[Stored data entries]
== == ==
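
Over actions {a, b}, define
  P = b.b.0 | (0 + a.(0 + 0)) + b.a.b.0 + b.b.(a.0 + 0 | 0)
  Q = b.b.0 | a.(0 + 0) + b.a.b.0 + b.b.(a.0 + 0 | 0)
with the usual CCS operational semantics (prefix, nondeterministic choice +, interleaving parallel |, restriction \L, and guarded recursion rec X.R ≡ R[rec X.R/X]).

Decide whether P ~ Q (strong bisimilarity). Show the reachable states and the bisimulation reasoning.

bisimilar

LTS(P): 11 reachable states
  m0 = b.b.0 | (0 + a.(0 + 0)) + b.a.b.0 + b.b.(a.0 + 0 | 0) ⊢ —a→ m1, —b→ m2, —b→ m3, —b→ m4
  m1 = b.b.0 | (0 + 0) ⊢ —b→ m5
  m2 = a.b.0 ⊢ —a→ m6
  m3 = b.(a.0 + 0 | 0) ⊢ —b→ m7
  m4 = b.0 | (0 + a.(0 + 0)) ⊢ —a→ m5, —b→ m8
  m5 = b.0 | (0 + 0) ⊢ —b→ m9
  m6 = b.0 ⊢ —b→ m10
  m7 = a.0 + 0 | 0 ⊢ —a→ m10
  m8 = 0 | (0 + a.(0 + 0)) ⊢ —a→ m9
  m9 = 0 | (0 + 0) ⊢ deadlocked
  m10 = 0 ⊢ deadlocked
LTS(Q): 11 reachable states
  n0 = b.b.0 | a.(0 + 0) + b.a.b.0 + b.b.(a.0 + 0 | 0) ⊢ —a→ n1, —b→ n2, —b→ n3, —b→ n4
  n1 = b.b.0 | (0 + 0) ⊢ —b→ n5
  n2 = a.b.0 ⊢ —a→ n6
  n3 = b.(a.0 + 0 | 0) ⊢ —b→ n7
  n4 = b.0 | a.(0 + 0) ⊢ —a→ n5, —b→ n8
  n5 = b.0 | (0 + 0) ⊢ —b→ n9
  n6 = b.0 ⊢ —b→ n10
  n7 = a.0 + 0 | 0 ⊢ —a→ n10
  n8 = 0 | a.(0 + 0) ⊢ —a→ n9
  n9 = 0 | (0 + 0) ⊢ deadlocked
  n10 = 0 ⊢ deadlocked
Partition-refinement fixed point:
  B0 = {m0, n0}
  B1 = {m4, n4}
  B2 = {m5, m6, n5, n6}
  B3 = {m10, m9, n10, n9}
  B4 = {m7, m8, n7, n8}
  B5 = {m1, n1}
  B6 = {m2, n2}
  B7 = {m3, n3}
m0 ∈ B0, n0 ∈ B0 → same block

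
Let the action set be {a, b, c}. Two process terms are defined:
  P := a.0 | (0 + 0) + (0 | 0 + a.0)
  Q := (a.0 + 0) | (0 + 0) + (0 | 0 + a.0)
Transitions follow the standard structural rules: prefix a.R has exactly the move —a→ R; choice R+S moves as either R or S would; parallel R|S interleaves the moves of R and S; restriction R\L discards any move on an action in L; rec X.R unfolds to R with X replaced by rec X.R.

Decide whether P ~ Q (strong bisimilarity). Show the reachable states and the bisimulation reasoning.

Reachable graph of P (3 states):
  m0 = a.0 | (0 + 0) + (0 | 0 + a.0) has moves -a-> m1, -a-> m2
  m1 = 0 has moves (no moves)
  m2 = 0 | (0 + 0) has moves (no moves)
Reachable graph of Q (3 states):
  n0 = (a.0 + 0) | (0 + 0) + (0 | 0 + a.0) has moves -a-> n1, -a-> n2
  n1 = 0 has moves (no moves)
  n2 = 0 | (0 + 0) has moves (no moves)
Bisimilarity quotient blocks:
  B0 = {m0, n0}
  B1 = {m1, m2, n1, n2}
m0 ∈ B0, n0 ∈ B0 → same block

YES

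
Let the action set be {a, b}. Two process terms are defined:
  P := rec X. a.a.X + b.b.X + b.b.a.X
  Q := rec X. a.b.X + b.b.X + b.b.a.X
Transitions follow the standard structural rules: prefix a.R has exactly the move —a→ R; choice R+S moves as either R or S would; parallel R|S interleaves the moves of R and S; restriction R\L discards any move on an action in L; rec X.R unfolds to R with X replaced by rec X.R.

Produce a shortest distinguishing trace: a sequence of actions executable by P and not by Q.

aa

LTS(P): 4 reachable states
  u0 = rec X. a.a.X + b.b.X + b.b.a.X | --a--▸ u1, --b--▸ u2, --b--▸ u3
  u1 = a.(rec X. a.a.X + b.b.X + b.b.a.X) | --a--▸ u0
  u2 = b.(rec X. a.a.X + b.b.X + b.b.a.X) | --b--▸ u0
  u3 = b.a.(rec X. a.a.X + b.b.X + b.b.a.X) | --b--▸ u1
LTS(Q): 4 reachable states
  v0 = rec X. a.b.X + b.b.X + b.b.a.X | --a--▸ v1, --b--▸ v1, --b--▸ v2
  v1 = b.(rec X. a.b.X + b.b.X + b.b.a.X) | --b--▸ v0
  v2 = b.a.(rec X. a.b.X + b.b.X + b.b.a.X) | --b--▸ v3
  v3 = a.(rec X. a.b.X + b.b.X + b.b.a.X) | --a--▸ v0
Trace ⟨aa⟩ through P, begin at {u0}:
  after a @ step 1: {u1}
  after a @ step 2: {u0}
  P completes σ.
Trace ⟨aa⟩ through Q, begin at {v0}:
  after a @ step 1: {v1}
  after a @ step 2: no successor for Q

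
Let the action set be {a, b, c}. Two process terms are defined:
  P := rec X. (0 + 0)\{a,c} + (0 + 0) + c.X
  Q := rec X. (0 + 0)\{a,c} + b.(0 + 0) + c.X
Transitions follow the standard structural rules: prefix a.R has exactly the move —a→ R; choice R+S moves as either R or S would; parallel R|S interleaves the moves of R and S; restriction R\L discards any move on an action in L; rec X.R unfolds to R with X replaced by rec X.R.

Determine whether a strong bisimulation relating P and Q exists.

NO

P's transition system — 1 states:
  u0 = rec X. (0 + 0)\{a,c} + (0 + 0) + c.X ⊢ -c-> u0
Q's transition system — 2 states:
  v0 = rec X. (0 + 0)\{a,c} + b.(0 + 0) + c.X ⊢ -b-> v1, -c-> v0
  v1 = 0 + 0 ⊢ ∅
Partition-refinement fixed point:
  B0 = {u0}
  B1 = {v0}
  B2 = {v1}
u0 ∈ B0, v0 ∈ B1 → different blocks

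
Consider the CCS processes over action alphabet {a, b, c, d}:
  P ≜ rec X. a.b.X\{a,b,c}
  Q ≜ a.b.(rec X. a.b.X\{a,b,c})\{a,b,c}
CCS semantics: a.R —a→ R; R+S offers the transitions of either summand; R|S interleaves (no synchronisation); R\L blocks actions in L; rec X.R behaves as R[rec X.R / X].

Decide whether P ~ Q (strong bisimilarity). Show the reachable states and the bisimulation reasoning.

LTS(P): 3 reachable states
  s0 = rec X. a.b.X\{a,b,c} | -a-> s1
  s1 = b.(rec X. a.b.X\{a,b,c})\{a,b,c} | -b-> s2
  s2 = (rec X. a.b.X\{a,b,c})\{a,b,c} | ·
LTS(Q): 3 reachable states
  t0 = a.b.(rec X. a.b.X\{a,b,c})\{a,b,c} | -a-> t1
  t1 = b.(rec X. a.b.X\{a,b,c})\{a,b,c} | -b-> t2
  t2 = (rec X. a.b.X\{a,b,c})\{a,b,c} | ·
Coarsest stable partition (strong bisimilarity classes):
  B0 = {s0, t0}
  B1 = {s1, t1}
  B2 = {s2, t2}
s0 ∈ B0, t0 ∈ B0 → same block

bisimilar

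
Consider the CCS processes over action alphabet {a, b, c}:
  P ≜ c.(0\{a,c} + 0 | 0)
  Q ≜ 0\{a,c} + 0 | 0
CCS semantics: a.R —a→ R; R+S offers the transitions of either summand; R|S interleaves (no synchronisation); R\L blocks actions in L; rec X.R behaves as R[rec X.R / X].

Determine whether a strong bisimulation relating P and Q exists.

LTS(P): 2 reachable states
  p0 = c.(0\{a,c} + 0 | 0) ⊢ -c-> p1
  p1 = 0\{a,c} + 0 | 0 ⊢ stopped
LTS(Q): 1 reachable states
  q0 = 0\{a,c} + 0 | 0 ⊢ stopped
Bisimilarity quotient blocks:
  B0 = {p0}
  B1 = {p1, q0}
p0 ∈ B0, q0 ∈ B1 → different blocks

not bisimilar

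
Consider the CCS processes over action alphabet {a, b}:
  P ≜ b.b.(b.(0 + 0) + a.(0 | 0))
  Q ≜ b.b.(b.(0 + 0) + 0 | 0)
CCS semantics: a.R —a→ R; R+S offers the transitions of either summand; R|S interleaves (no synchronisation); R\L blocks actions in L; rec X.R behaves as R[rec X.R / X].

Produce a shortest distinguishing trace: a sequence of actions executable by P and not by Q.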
== == ==
◆ **TASK DIRECTIONS**:
Look through the entries above. Copy each line in which the string "alphabet" occurs.

◆ **EXERCISE ANSWER**:
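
Consider the CCS processes over action alphabet {a, b, c, d}:
Consider the CCS processes over action alphabet {a, b, c}:
Consider the CCS processes over action alphabet {a, b}: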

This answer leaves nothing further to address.